◆ EXERCISE DETAILS
For the listing below, print exactly the lines from the line with "NYC | Lee |" to the line with "Zephyr | 9 |", both included, and nothing beyond them.

◆ DATA TO EXAMINE
Start of Block

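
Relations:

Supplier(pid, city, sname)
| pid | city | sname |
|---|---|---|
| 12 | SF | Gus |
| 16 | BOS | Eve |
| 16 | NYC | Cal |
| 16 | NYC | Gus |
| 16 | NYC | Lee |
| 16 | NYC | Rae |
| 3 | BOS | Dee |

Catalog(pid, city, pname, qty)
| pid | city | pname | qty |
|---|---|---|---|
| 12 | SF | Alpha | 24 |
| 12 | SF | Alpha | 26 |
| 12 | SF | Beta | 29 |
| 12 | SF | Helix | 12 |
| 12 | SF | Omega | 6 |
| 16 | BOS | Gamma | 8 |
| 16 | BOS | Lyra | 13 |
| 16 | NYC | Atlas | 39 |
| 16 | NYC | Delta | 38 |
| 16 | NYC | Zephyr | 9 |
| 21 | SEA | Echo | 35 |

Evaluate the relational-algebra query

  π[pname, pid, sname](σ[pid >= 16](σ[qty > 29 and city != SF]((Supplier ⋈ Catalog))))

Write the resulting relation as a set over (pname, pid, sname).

Joining Supplier and Catalog on pid, city yields {(12, SF, Gus, Alpha, 24), (12, SF, Gus, Alpha, 26), (12, SF, Gus, Beta, 29), (12, SF, Gus, Helix, 12), (12, SF, Gus, Omega, 6), (16, BOS, Eve, Gamma, 8), (16, BOS, Eve, Lyra, 13), (16, NYC, Cal, Atlas, 39), (16, NYC, Cal, Delta, 38), (16, NYC, Cal, Zephyr, 9), (16, NYC, Gus, Atlas, 39), (16, NYC, Gus, Delta, 38), (16, NYC, Gus, Zephyr, 9), (16, NYC, Lee, Atlas, 39), (16, NYC, Lee, Delta, 38), (16, NYC, Lee, Zephyr, 9), (16, NYC, Rae, Atlas, 39), (16, NYC, Rae, Delta, 38), (16, NYC, Rae, Zephyr, 9)}.
Filtering on qty > 29 and city != SF leaves {(16, NYC, Cal, Atlas, 39), (16, NYC, Cal, Delta, 38), (16, NYC, Gus, Atlas, 39), (16, NYC, Gus, Delta, 38), (16, NYC, Lee, Atlas, 39), (16, NYC, Lee, Delta, 38), (16, NYC, Rae, Atlas, 39), (16, NYC, Rae, Delta, 38)}.
Filtering on pid >= 16 leaves {(16, NYC, Cal, Atlas, 39), (16, NYC, Cal, Delta, 38), (16, NYC, Gus, Atlas, 39), (16, NYC, Gus, Delta, 38), (16, NYC, Lee, Atlas, 39), (16, NYC, Lee, Delta, 38), (16, NYC, Rae, Atlas, 39), (16, NYC, Rae, Delta, 38)}.
π[pname, pid, sname]: project onto (pname, pid, sname) → {(Atlas, 16, Cal), (Atlas, 16, Gus), (Atlas, 16, Lee), (Atlas, 16, Rae), (Delta, 16, Cal), (Delta, 16, Gus), (Delta, 16, Lee), (Delta, 16, Rae)}

{(Atlas, 16, Cal), (Atlas, 16, Gus), (Atlas, 16, Lee), (Atlas, 16, Rae), (Delta, 16, Cal), (Delta, 16, Gus), (Delta, 16, Lee), (Delta, 16, Rae)}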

End of Block

◆ RESULT
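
| 16 | NYC | Lee |
| 16 | NYC | Rae |
| 3 | BOS | Dee |

Catalog(pid, city, pname, qty)
| pid | city | pname | qty |
|---|---|---|---|
| 12 | SF | Alpha | 24 |
| 12 | SF | Alpha | 26 |
| 12 | SF | Beta | 29 |
| 12 | SF | Helix | 12 |
| 12 | SF | Omega | 6 |
| 16 | BOS | Gamma | 8 |
| 16 | BOS | Lyra | 13 |
| 16 | NYC | Atlas | 39 |
| 16 | NYC | Delta | 38 |
| 16 | NYC | Zephyr | 9 |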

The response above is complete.